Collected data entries
※
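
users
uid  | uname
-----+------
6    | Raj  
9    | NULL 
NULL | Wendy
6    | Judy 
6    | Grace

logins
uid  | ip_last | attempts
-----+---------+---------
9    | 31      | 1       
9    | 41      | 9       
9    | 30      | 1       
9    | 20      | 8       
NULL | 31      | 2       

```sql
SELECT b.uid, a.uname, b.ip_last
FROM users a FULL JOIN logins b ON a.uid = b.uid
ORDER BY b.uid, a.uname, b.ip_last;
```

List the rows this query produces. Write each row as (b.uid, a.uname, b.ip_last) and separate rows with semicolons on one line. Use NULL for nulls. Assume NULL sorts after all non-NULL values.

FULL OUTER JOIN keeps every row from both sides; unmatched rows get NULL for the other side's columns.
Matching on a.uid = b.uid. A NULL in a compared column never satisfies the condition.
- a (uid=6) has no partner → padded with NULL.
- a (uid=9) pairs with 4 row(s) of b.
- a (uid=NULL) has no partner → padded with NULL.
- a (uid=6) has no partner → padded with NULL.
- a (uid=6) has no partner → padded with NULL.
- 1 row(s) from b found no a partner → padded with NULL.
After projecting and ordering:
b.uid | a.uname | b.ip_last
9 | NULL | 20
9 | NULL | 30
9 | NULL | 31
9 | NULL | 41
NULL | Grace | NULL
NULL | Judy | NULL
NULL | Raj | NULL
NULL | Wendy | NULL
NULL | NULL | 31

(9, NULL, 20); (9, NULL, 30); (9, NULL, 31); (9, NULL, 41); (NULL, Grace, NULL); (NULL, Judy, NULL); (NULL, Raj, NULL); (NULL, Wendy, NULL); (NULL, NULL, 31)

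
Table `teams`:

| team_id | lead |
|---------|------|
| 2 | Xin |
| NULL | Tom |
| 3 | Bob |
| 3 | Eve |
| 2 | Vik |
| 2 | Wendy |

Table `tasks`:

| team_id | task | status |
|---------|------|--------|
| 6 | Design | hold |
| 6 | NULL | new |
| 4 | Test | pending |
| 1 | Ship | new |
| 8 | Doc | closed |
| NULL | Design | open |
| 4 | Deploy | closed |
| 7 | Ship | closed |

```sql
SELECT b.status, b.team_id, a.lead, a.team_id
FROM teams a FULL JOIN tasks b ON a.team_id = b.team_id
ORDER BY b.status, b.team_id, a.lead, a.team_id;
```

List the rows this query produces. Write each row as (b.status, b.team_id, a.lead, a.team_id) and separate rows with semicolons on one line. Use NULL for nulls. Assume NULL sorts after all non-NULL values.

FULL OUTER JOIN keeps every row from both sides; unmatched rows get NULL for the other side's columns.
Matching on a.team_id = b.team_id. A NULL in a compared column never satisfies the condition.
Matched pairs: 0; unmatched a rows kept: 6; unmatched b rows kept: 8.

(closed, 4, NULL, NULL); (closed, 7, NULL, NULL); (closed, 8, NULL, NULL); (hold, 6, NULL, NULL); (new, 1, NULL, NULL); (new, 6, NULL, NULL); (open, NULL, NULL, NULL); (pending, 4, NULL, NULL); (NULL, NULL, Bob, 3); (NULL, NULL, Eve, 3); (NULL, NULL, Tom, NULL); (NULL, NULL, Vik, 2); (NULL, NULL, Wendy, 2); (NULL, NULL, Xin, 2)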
※
= WHAT YOU HAVE TO DO =
Answer with the number alone: how many lines in the records include the word "tasks"?

= SOLUTION TO THE EXERCISE =
2